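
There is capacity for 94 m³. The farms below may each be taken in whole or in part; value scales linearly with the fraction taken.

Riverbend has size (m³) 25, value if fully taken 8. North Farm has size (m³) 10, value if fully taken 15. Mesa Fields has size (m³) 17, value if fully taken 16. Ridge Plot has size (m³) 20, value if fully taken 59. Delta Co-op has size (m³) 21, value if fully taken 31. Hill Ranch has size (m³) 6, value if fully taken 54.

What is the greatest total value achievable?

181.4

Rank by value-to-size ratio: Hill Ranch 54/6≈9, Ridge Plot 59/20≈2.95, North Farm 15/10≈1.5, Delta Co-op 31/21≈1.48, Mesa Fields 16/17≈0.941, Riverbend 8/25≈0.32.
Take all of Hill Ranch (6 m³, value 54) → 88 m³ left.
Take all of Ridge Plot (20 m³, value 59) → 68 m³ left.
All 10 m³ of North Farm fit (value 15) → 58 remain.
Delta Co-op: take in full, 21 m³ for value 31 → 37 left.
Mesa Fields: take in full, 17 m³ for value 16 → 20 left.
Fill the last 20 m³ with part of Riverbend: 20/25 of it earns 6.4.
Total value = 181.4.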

------------------------------------

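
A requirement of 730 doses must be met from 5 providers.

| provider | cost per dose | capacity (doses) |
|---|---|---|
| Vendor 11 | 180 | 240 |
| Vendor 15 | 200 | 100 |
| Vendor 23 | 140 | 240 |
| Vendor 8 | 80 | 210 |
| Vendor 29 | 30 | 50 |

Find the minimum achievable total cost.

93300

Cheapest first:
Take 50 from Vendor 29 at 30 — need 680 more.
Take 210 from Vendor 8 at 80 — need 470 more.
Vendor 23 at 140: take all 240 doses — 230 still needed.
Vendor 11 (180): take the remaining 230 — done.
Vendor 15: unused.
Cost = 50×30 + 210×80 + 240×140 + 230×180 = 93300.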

------------------------------------

Your assignment → For this data, state how many lines include the word "capacity", with nothing added.

Solution for this exercise → 2